▸ **Work task**:
Word for word, set down the entries that follow.

◇ ◇ ◇ ◇ ◇ ◇ ◇

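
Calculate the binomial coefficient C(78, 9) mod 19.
0

Using Lucas' theorem:
Write n=78 and k=9 in base 19:
n in base 19: [4, 2]
k in base 19: [0, 9]
C(78,9) mod 19 = ∏ C(n_i, k_i) mod 19
Digit binomials (mod 19): C(4,0) = 1; C(2,9) = 0 (k_i > n_i)
Product: 1 × 0 = 0 ≡ 0 (mod 19)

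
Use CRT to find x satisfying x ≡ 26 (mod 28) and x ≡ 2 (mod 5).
82

Using Chinese Remainder Theorem:
M = 28 × 5 = 140
M1 = 5, M2 = 28
y1 = 5^(-1) mod 28 = 17
y2 = 28^(-1) mod 5 = 2
x = (26×5×17 + 2×28×2) mod 140 = 82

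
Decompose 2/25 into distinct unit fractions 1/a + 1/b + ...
1/13 + 1/325

Greedy algorithm:
2/25: ceiling(25/2) = 13, use 1/13
1/325: ceiling(325/1) = 325, use 1/325
Result: 2/25 = 1/13 + 1/325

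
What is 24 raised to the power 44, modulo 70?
16

Repeated squaring. Binary of 44 = 101100.
24^1 ≡ 24 (mod 70); 24^2 ≡ 16 (mod 70); 24^4 ≡ 46 (mod 70); 24^8 ≡ 16 (mod 70); 24^16 ≡ 46 (mod 70); 24^32 ≡ 16 (mod 70)
24^44 = 24^4 × 24^8 × 24^32 ≡ 16 (mod 70)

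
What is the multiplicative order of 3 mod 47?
23

47 is prime, so ord(3) divides φ(47) = 46.
Divisors of 46: 1, 2, 23, 46.
Repeated squaring: 3^1 ≡ 3, 3^2 ≡ 9, 3^4 ≡ 34, 3^8 ≡ 28, 3^16 ≡ 32, 3^32 ≡ 37 (mod 47).
Test 3^d mod 47 for each divisor d in increasing order:
3^1 ≡ 3
3^2 ≡ 9
3^23 = 3^16·3^4·3^2·3^1 ≡ 1  ← first divisor giving 1
The order is 23.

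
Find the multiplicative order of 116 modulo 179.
89

179 is prime, so ord(116) divides φ(179) = 178.
Divisors of 178: 1, 2, 89, 178.
Repeated squaring: 116^1 ≡ 116, 116^2 ≡ 31, 116^4 ≡ 66, 116^8 ≡ 60, 116^16 ≡ 20, 116^32 ≡ 42, 116^64 ≡ 153, 116^128 ≡ 139 (mod 179).
Test 116^d mod 179 for each divisor d in increasing order:
116^1 ≡ 116
116^2 ≡ 31
116^89 = 116^64·116^16·116^8·116^1 ≡ 1  ← first divisor giving 1
The order is 89.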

◇ ◇ ◇ ◇ ◇ ◇ ◇

▸ **Answer box**:
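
Calculate the binomial coefficient C(78, 9) mod 19.
0

Using Lucas' theorem:
Write n=78 and k=9 in base 19:
n in base 19: [4, 2]
k in base 19: [0, 9]
C(78,9) mod 19 = ∏ C(n_i, k_i) mod 19
Digit binomials (mod 19): C(4,0) = 1; C(2,9) = 0 (k_i > n_i)
Product: 1 × 0 = 0 ≡ 0 (mod 19)

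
Use CRT to find x satisfying x ≡ 26 (mod 28) and x ≡ 2 (mod 5).
82

Using Chinese Remainder Theorem:
M = 28 × 5 = 140
M1 = 5, M2 = 28
y1 = 5^(-1) mod 28 = 17
y2 = 28^(-1) mod 5 = 2
x = (26×5×17 + 2×28×2) mod 140 = 82

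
Decompose 2/25 into distinct unit fractions 1/a + 1/b + ...
1/13 + 1/325

Greedy algorithm:
2/25: ceiling(25/2) = 13, use 1/13
1/325: ceiling(325/1) = 325, use 1/325
Result: 2/25 = 1/13 + 1/325

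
What is 24 raised to the power 44, modulo 70?
16

Repeated squaring. Binary of 44 = 101100.
24^1 ≡ 24 (mod 70); 24^2 ≡ 16 (mod 70); 24^4 ≡ 46 (mod 70); 24^8 ≡ 16 (mod 70); 24^16 ≡ 46 (mod 70); 24^32 ≡ 16 (mod 70)
24^44 = 24^4 × 24^8 × 24^32 ≡ 16 (mod 70)

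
What is the multiplicative order of 3 mod 47?
23

47 is prime, so ord(3) divides φ(47) = 46.
Divisors of 46: 1, 2, 23, 46.
Repeated squaring: 3^1 ≡ 3, 3^2 ≡ 9, 3^4 ≡ 34, 3^8 ≡ 28, 3^16 ≡ 32, 3^32 ≡ 37 (mod 47).
Test 3^d mod 47 for each divisor d in increasing order:
3^1 ≡ 3
3^2 ≡ 9
3^23 = 3^16·3^4·3^2·3^1 ≡ 1  ← first divisor giving 1
The order is 23.

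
Find the multiplicative order of 116 modulo 179.
89

179 is prime, so ord(116) divides φ(179) = 178.
Divisors of 178: 1, 2, 89, 178.
Repeated squaring: 116^1 ≡ 116, 116^2 ≡ 31, 116^4 ≡ 66, 116^8 ≡ 60, 116^16 ≡ 20, 116^32 ≡ 42, 116^64 ≡ 153, 116^128 ≡ 139 (mod 179).
Test 116^d mod 179 for each divisor d in increasing order:
116^1 ≡ 116
116^2 ≡ 31
116^89 = 116^64·116^16·116^8·116^1 ≡ 1  ← first divisor giving 1
The order is 89.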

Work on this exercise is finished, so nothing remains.